**Exercise prompt**:
Look through the records and copy each line with the string "tensor" in it.

Stored data
____________________

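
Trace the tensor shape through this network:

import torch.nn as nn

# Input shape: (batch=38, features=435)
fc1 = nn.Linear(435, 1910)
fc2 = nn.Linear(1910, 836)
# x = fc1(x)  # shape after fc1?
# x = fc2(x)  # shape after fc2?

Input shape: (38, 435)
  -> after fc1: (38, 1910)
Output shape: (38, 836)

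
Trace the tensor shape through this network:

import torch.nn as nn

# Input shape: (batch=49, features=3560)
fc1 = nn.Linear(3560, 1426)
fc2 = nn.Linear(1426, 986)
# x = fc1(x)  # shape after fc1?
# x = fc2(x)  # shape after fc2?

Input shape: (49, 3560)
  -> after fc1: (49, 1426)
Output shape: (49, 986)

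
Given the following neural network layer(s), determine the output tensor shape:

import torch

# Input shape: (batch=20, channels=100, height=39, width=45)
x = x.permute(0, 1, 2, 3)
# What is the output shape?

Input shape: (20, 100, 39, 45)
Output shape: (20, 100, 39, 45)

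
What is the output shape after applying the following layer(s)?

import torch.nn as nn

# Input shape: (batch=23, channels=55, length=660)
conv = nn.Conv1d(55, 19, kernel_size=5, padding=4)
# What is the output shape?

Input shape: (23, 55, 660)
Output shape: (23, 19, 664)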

____________________

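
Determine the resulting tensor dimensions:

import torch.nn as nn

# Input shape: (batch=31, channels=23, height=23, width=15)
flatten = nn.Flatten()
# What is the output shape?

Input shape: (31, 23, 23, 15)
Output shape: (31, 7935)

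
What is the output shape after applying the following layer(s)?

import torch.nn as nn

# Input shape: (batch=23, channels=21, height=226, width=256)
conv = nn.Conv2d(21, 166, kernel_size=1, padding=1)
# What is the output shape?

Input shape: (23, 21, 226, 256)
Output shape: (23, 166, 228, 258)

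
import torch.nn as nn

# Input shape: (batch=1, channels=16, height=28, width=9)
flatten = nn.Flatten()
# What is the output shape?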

____________________

**Solution to the exercise**:
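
Trace the tensor shape through this network:
Trace the tensor shape through this network:
Given the following neural network layer(s), determine the output tensor shape:
Determine the resulting tensor dimensions: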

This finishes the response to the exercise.